■ WORK REQUIRED: An exact copy of every entry below is needed.
*** Begin section ***
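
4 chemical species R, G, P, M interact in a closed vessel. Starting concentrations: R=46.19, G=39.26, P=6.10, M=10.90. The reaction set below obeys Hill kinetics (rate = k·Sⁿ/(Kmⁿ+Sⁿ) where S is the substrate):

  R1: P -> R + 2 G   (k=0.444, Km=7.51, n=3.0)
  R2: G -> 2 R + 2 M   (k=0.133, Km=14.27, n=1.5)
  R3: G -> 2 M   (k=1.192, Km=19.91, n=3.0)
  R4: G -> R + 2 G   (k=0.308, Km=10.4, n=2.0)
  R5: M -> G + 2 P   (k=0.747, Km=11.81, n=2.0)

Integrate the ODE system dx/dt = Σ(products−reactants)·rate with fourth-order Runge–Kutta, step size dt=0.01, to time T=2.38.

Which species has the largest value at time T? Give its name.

RK4 with dt=0.01: 238 steps to T=2.38. Trajectory (selected grid times):
t=0.00: R=46.19 G=39.26 P=6.10 M=10.90
t=0.26: R=46.36 G=39.21 P=6.24 M=11.41
t=0.53: R=46.54 G=39.16 P=6.40 M=11.94
t=0.79: R=46.72 G=39.12 P=6.55 M=12.45
t=1.06: R=46.91 G=39.09 P=6.72 M=12.97
t=1.32: R=47.09 G=39.07 P=6.89 M=13.46
t=1.59: R=47.28 G=39.06 P=7.06 M=13.97
t=1.85: R=47.46 G=39.05 P=7.24 M=14.46
t=2.12: R=47.66 G=39.05 P=7.43 M=14.97
t=2.38: R=47.84 G=39.06 P=7.61 M=15.45
At T=2.38: R=47.84 G=39.06 P=7.61 M=15.45; the largest is R.

Dominant species at T: R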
*** End section ***
■ RESPONSE BOX:
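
4 chemical species R, G, P, M interact in a closed vessel. Starting concentrations: R=46.19, G=39.26, P=6.10, M=10.90. The reaction set below obeys Hill kinetics (rate = k·Sⁿ/(Kmⁿ+Sⁿ) where S is the substrate):

  R1: P -> R + 2 G   (k=0.444, Km=7.51, n=3.0)
  R2: G -> 2 R + 2 M   (k=0.133, Km=14.27, n=1.5)
  R3: G -> 2 M   (k=1.192, Km=19.91, n=3.0)
  R4: G -> R + 2 G   (k=0.308, Km=10.4, n=2.0)
  R5: M -> G + 2 P   (k=0.747, Km=11.81, n=2.0)

Integrate the ODE system dx/dt = Σ(products−reactants)·rate with fourth-order Runge–Kutta, step size dt=0.01, to time T=2.38.

Which species has the largest value at time T? Give its name.

RK4 with dt=0.01: 238 steps to T=2.38. Trajectory (selected grid times):
t=0.00: R=46.19 G=39.26 P=6.10 M=10.90
t=0.26: R=46.36 G=39.21 P=6.24 M=11.41
t=0.53: R=46.54 G=39.16 P=6.40 M=11.94
t=0.79: R=46.72 G=39.12 P=6.55 M=12.45
t=1.06: R=46.91 G=39.09 P=6.72 M=12.97
t=1.32: R=47.09 G=39.07 P=6.89 M=13.46
t=1.59: R=47.28 G=39.06 P=7.06 M=13.97
t=1.85: R=47.46 G=39.05 P=7.24 M=14.46
t=2.12: R=47.66 G=39.05 P=7.43 M=14.97
t=2.38: R=47.84 G=39.06 P=7.61 M=15.45
At T=2.38: R=47.84 G=39.06 P=7.61 M=15.45; the largest is R.

Dominant species at T: R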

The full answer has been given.